TASK REQUIREMENTS:
Your task is to extract every line from the material below exactly.
[Start of section]
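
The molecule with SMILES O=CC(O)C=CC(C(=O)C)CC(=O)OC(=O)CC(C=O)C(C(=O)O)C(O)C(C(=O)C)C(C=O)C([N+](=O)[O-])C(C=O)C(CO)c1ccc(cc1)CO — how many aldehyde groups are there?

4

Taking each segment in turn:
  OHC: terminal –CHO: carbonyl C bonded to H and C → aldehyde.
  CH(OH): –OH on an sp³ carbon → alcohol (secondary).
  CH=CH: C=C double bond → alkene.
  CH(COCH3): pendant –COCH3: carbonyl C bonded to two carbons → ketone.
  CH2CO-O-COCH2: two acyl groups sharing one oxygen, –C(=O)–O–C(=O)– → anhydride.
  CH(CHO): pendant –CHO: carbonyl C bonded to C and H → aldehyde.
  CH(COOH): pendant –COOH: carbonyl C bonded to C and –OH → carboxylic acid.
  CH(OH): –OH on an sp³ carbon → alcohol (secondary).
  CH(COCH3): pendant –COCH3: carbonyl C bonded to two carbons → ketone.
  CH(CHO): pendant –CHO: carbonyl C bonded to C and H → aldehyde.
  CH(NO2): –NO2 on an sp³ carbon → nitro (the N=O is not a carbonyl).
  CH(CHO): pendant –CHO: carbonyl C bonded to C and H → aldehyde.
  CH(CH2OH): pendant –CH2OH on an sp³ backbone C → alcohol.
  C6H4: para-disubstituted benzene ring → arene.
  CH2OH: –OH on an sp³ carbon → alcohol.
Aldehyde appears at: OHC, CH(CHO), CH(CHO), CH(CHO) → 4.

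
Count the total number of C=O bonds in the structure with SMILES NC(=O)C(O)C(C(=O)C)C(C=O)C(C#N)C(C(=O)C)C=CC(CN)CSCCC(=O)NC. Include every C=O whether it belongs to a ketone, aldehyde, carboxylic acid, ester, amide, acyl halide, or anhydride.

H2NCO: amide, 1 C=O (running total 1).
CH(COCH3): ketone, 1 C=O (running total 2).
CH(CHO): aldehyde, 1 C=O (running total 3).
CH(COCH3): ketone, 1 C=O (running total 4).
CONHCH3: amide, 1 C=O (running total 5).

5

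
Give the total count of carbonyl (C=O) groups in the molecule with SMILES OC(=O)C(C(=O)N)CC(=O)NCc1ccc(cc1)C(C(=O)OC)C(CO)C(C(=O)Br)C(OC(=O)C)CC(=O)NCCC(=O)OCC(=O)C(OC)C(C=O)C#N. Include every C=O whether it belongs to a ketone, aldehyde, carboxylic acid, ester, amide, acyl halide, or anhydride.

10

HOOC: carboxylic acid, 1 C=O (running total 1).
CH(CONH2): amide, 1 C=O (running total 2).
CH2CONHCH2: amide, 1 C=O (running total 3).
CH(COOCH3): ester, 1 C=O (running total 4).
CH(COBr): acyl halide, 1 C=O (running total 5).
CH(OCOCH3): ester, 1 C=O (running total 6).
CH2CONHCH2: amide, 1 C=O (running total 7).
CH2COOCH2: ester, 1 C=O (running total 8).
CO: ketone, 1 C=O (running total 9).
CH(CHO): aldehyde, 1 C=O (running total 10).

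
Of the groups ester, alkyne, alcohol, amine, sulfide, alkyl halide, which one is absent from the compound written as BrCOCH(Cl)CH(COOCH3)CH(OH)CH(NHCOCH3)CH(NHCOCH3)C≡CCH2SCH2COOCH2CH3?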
[End of section]
TASK SOLUTION:
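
The molecule with SMILES O=CC(O)C=CC(C(=O)C)CC(=O)OC(=O)CC(C=O)C(C(=O)O)C(O)C(C(=O)C)C(C=O)C([N+](=O)[O-])C(C=O)C(CO)c1ccc(cc1)CO — how many aldehyde groups are there?

4

Taking each segment in turn:
  OHC: terminal –CHO: carbonyl C bonded to H and C → aldehyde.
  CH(OH): –OH on an sp³ carbon → alcohol (secondary).
  CH=CH: C=C double bond → alkene.
  CH(COCH3): pendant –COCH3: carbonyl C bonded to two carbons → ketone.
  CH2CO-O-COCH2: two acyl groups sharing one oxygen, –C(=O)–O–C(=O)– → anhydride.
  CH(CHO): pendant –CHO: carbonyl C bonded to C and H → aldehyde.
  CH(COOH): pendant –COOH: carbonyl C bonded to C and –OH → carboxylic acid.
  CH(OH): –OH on an sp³ carbon → alcohol (secondary).
  CH(COCH3): pendant –COCH3: carbonyl C bonded to two carbons → ketone.
  CH(CHO): pendant –CHO: carbonyl C bonded to C and H → aldehyde.
  CH(NO2): –NO2 on an sp³ carbon → nitro (the N=O is not a carbonyl).
  CH(CHO): pendant –CHO: carbonyl C bonded to C and H → aldehyde.
  CH(CH2OH): pendant –CH2OH on an sp³ backbone C → alcohol.
  C6H4: para-disubstituted benzene ring → arene.
  CH2OH: –OH on an sp³ carbon → alcohol.
Aldehyde appears at: OHC, CH(CHO), CH(CHO), CH(CHO) → 4.

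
Count the total number of C=O bonds in the structure with SMILES NC(=O)C(O)C(C(=O)C)C(C=O)C(C#N)C(C(=O)C)C=CC(CN)CSCCC(=O)NC. Include every C=O whether it belongs to a ketone, aldehyde, carboxylic acid, ester, amide, acyl halide, or anhydride.

H2NCO: amide, 1 C=O (running total 1).
CH(COCH3): ketone, 1 C=O (running total 2).
CH(CHO): aldehyde, 1 C=O (running total 3).
CH(COCH3): ketone, 1 C=O (running total 4).
CONHCH3: amide, 1 C=O (running total 5).

5

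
Give the total count of carbonyl (C=O) groups in the molecule with SMILES OC(=O)C(C(=O)N)CC(=O)NCc1ccc(cc1)C(C(=O)OC)C(CO)C(C(=O)Br)C(OC(=O)C)CC(=O)NCCC(=O)OCC(=O)C(OC)C(C=O)C#N. Include every C=O whether it belongs to a ketone, aldehyde, carboxylic acid, ester, amide, acyl halide, or anhydride.

10

HOOC: carboxylic acid, 1 C=O (running total 1).
CH(CONH2): amide, 1 C=O (running total 2).
CH2CONHCH2: amide, 1 C=O (running total 3).
CH(COOCH3): ester, 1 C=O (running total 4).
CH(COBr): acyl halide, 1 C=O (running total 5).
CH(OCOCH3): ester, 1 C=O (running total 6).
CH2CONHCH2: amide, 1 C=O (running total 7).
CH2COOCH2: ester, 1 C=O (running total 8).
CO: ketone, 1 C=O (running total 9).
CH(CHO): aldehyde, 1 C=O (running total 10).

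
Of the groups ester, alkyne, alcohol, amine, sulfide, alkyl halide, which one is absent from the compound written as BrCOCH(Cl)CH(COOCH3)CH(OH)CH(NHCOCH3)CH(NHCOCH3)C≡CCH2SCH2COOCH2CH3?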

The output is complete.